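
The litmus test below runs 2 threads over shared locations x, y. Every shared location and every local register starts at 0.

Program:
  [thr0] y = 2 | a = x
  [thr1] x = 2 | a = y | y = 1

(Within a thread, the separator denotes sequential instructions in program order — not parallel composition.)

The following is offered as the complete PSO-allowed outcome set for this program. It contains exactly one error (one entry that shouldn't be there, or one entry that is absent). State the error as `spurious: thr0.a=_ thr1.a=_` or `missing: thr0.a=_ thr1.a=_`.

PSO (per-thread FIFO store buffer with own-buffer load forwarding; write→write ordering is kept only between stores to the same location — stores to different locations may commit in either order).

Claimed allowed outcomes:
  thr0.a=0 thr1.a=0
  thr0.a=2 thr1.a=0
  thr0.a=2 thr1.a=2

outcome vector order: (thr0.a,thr1.a)
PSO: 4 outcomes — {0/0; 0/2; 2/0; 2/2}
PSO∖claimed = {0/2}

missing: thr0.a=0 thr1.a=2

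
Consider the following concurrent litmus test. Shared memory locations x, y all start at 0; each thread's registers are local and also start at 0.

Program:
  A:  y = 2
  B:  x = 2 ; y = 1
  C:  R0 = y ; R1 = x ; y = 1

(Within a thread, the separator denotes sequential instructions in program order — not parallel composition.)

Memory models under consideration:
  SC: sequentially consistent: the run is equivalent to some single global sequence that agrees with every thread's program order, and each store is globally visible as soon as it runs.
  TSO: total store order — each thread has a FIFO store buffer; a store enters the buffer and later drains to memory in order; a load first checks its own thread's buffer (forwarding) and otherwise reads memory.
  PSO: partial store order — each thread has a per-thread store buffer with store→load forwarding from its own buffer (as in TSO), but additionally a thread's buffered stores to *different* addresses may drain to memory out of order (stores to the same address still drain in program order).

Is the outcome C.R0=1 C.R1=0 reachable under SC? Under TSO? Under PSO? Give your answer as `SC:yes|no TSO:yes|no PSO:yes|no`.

outcome vector order: (C.R0,C.R1)
[SC] allowed = {0/0; 0/2; 1/2; 2/0; 2/2}
[TSO] allowed = {0/0; 0/2; 1/2; 2/0; 2/2}
[PSO] allowed = {0/0; 0/2; 1/0; 1/2; 2/0; 2/2}
target 1/0 ∈ {PSO}

SC:no TSO:no PSO:yes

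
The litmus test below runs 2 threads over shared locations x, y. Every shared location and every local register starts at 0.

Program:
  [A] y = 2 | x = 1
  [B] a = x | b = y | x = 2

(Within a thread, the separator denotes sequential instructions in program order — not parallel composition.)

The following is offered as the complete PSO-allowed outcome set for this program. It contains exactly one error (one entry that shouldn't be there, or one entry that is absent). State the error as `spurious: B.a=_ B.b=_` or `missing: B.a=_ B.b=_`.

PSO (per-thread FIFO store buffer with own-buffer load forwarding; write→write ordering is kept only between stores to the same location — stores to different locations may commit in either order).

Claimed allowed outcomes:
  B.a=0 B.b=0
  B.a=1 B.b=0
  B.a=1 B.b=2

outcome vector order: (B.a,B.b)
[PSO] allowed = {<0 0>, <0 2>, <1 0>, <1 2>}
PSO∖claimed = {<0 2>}

missing: B.a=0 B.b=2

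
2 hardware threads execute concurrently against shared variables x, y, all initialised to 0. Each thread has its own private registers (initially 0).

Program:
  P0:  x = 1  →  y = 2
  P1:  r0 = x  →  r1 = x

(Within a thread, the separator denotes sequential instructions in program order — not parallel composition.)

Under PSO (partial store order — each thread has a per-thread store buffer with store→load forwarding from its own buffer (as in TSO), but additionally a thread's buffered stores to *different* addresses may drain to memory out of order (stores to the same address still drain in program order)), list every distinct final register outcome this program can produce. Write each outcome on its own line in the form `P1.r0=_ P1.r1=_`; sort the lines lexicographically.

P1.r0=0 P1.r1=0
P1.r0=0 P1.r1=1
P1.r0=1 P1.r1=1

outcome vector order: (P1.r0,P1.r1)
|PSO outcomes| = 3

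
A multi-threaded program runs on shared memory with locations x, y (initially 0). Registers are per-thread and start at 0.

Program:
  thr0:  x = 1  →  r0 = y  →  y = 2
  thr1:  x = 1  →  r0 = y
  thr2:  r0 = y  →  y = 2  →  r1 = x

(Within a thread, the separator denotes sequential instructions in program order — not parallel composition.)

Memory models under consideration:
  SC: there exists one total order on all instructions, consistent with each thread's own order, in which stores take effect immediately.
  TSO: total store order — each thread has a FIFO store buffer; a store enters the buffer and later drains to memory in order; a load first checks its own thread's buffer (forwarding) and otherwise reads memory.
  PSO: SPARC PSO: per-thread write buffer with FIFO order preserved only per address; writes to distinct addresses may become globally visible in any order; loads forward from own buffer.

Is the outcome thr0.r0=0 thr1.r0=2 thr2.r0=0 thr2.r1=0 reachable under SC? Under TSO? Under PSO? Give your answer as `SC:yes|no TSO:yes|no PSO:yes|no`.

outcome vector order: (thr0.r0,thr1.r0,thr2.r0,thr2.r1)
[SC] allowed = {0/0/0/1, 0/0/2/1, 0/2/0/1, 0/2/2/1, 2/0/0/1, 2/2/0/0, 2/2/0/1}
[TSO] allowed = {0/0/0/0, 0/0/0/1, 0/0/2/1, 0/2/0/0, 0/2/0/1, 0/2/2/1, 2/0/0/0, 2/0/0/1, 2/2/0/0, 2/2/0/1}
[PSO] allowed = {0/0/0/0, 0/0/0/1, 0/0/2/0, 0/0/2/1, 0/2/0/0, 0/2/0/1, 0/2/2/0, 0/2/2/1, 2/0/0/0, 2/0/0/1, 2/2/0/0, 2/2/0/1}
target 0/2/0/0 ∈ {TSO,PSO}

SC:no TSO:yes PSO:yes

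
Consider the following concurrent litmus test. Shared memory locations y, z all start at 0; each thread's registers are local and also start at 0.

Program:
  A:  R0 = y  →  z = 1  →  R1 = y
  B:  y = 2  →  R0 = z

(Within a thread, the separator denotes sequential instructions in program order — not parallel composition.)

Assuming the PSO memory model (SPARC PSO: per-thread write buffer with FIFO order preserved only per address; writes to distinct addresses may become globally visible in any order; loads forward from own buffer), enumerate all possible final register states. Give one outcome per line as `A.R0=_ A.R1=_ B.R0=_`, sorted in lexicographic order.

A.R0=0 A.R1=0 B.R0=0
A.R0=0 A.R1=0 B.R0=1
A.R0=0 A.R1=2 B.R0=0
A.R0=0 A.R1=2 B.R0=1
A.R0=2 A.R1=2 B.R0=0
A.R0=2 A.R1=2 B.R0=1

outcome vector order: (A.R0,A.R1,B.R0)
|PSO outcomes| = 6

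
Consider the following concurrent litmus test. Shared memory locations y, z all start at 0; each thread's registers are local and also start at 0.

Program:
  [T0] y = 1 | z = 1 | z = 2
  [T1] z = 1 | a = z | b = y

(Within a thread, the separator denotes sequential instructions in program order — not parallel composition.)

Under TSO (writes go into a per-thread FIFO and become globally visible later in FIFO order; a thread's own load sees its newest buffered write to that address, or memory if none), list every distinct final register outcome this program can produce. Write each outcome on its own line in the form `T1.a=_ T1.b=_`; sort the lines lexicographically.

outcome vector order: (T1.a,T1.b)
|TSO outcomes| = 3

T1.a=1 T1.b=0
T1.a=1 T1.b=1
T1.a=2 T1.b=1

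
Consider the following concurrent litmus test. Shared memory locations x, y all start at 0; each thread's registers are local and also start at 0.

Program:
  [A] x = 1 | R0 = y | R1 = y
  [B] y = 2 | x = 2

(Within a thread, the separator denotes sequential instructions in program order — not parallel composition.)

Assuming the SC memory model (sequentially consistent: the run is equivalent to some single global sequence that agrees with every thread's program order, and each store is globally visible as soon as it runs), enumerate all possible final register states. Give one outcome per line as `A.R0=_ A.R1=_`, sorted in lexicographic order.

outcome vector order: (A.R0,A.R1)
|SC outcomes| = 3

A.R0=0 A.R1=0
A.R0=0 A.R1=2
A.R0=2 A.R1=2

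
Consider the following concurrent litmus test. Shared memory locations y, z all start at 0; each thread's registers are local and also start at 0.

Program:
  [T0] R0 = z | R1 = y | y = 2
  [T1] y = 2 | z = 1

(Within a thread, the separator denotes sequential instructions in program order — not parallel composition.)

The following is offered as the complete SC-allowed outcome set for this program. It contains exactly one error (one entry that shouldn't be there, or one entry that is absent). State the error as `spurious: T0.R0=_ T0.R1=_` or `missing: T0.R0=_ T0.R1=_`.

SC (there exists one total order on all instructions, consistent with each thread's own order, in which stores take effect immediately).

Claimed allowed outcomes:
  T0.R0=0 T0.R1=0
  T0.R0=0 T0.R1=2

missing: T0.R0=1 T0.R1=2

outcome vector order: (T0.R0,T0.R1)
SC (3): 0/0 0/2 1/2
SC∖claimed = {1/2}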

• TASK DETAILS: Once a line of the records is found to contain "take", copy it out.

• THE COMPLETED TASK:
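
  SC: there exists one total order on all instructions, consistent with each thread's own order, in which stores take effect immediately.
SC (there exists one total order on all instructions, consistent with each thread's own order, in which stores take effect immediately).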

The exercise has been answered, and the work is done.